*What to do:* Restate the data below, keeping every line the same.

Items from a data source
================================

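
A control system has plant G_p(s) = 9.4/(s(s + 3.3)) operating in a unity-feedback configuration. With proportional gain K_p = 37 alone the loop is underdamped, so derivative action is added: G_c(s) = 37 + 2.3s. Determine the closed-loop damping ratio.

ζ = 0.668

Forward path: (37 + 2.3s)·9.4/(s(s+3.3)). The closed-loop characteristic equation is s² + (3.3 + 9.4·2.3)s + 9.4·37 = 0.
That is s² + 24.92s + 347.8 = 0, so ω_n = 18.65 rad/s and ζ = 24.92/(2·18.65) = 0.6681.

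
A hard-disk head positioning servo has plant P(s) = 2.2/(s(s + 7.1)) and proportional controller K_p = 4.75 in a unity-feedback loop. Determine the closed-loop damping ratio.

The closed-loop denominator is s(s+7.1) + 4.75·2.2 = s² + 7.1s + 10.45.
Matching s² + 2ζω_n s + ω_n²: ω_n = √10.45 = 3.233 rad/s and 2ζω_n = 7.1, so ζ = 7.1/(2·3.233) = 1.1.

ζ = 1.1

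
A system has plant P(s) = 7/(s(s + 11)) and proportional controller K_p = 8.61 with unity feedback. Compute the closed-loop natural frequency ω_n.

ω_n = 7.76 rad/s

1 + K_p·P(s) = 0 gives s² + 11s + 60.27 = 0.
So ω_n² = 60.27 ⇒ ω_n = 7.763 rad/s, and ζ = 11/(2ω_n) = 0.708.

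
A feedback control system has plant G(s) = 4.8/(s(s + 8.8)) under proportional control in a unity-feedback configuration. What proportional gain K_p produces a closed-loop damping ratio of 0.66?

K_p = 9.26

Closed-loop characteristic equation: s² + 8.8s + K_p·4.8 = 0.
So ω_n = √(4.8K_p) and 2ζω_n = 8.8, giving ζ = 8.8/(2√(4.8K_p)).
Setting ζ = 0.66: √(4.8K_p) = 8.8/(2·0.66) = 6.667, so K_p = 44.44/4.8 = 9.26.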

================================

*Solution for this exercise:*
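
A control system has plant G_p(s) = 9.4/(s(s + 3.3)) operating in a unity-feedback configuration. With proportional gain K_p = 37 alone the loop is underdamped, so derivative action is added: G_c(s) = 37 + 2.3s. Determine the closed-loop damping ratio.

ζ = 0.668

Forward path: (37 + 2.3s)·9.4/(s(s+3.3)). The closed-loop characteristic equation is s² + (3.3 + 9.4·2.3)s + 9.4·37 = 0.
That is s² + 24.92s + 347.8 = 0, so ω_n = 18.65 rad/s and ζ = 24.92/(2·18.65) = 0.6681.

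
A hard-disk head positioning servo has plant P(s) = 2.2/(s(s + 7.1)) and proportional controller K_p = 4.75 in a unity-feedback loop. Determine the closed-loop damping ratio.

The closed-loop denominator is s(s+7.1) + 4.75·2.2 = s² + 7.1s + 10.45.
Matching s² + 2ζω_n s + ω_n²: ω_n = √10.45 = 3.233 rad/s and 2ζω_n = 7.1, so ζ = 7.1/(2·3.233) = 1.1.

ζ = 1.1

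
A system has plant P(s) = 7/(s(s + 11)) and proportional controller K_p = 8.61 with unity feedback. Compute the closed-loop natural frequency ω_n.

ω_n = 7.76 rad/s

1 + K_p·P(s) = 0 gives s² + 11s + 60.27 = 0.
So ω_n² = 60.27 ⇒ ω_n = 7.763 rad/s, and ζ = 11/(2ω_n) = 0.708.

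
A feedback control system has plant G(s) = 4.8/(s(s + 8.8)) under proportional control in a unity-feedback configuration. What proportional gain K_p produces a closed-loop damping ratio of 0.66?

K_p = 9.26

Closed-loop characteristic equation: s² + 8.8s + K_p·4.8 = 0.
So ω_n = √(4.8K_p) and 2ζω_n = 8.8, giving ζ = 8.8/(2√(4.8K_p)).
Setting ζ = 0.66: √(4.8K_p) = 8.8/(2·0.66) = 6.667, so K_p = 44.44/4.8 = 9.26.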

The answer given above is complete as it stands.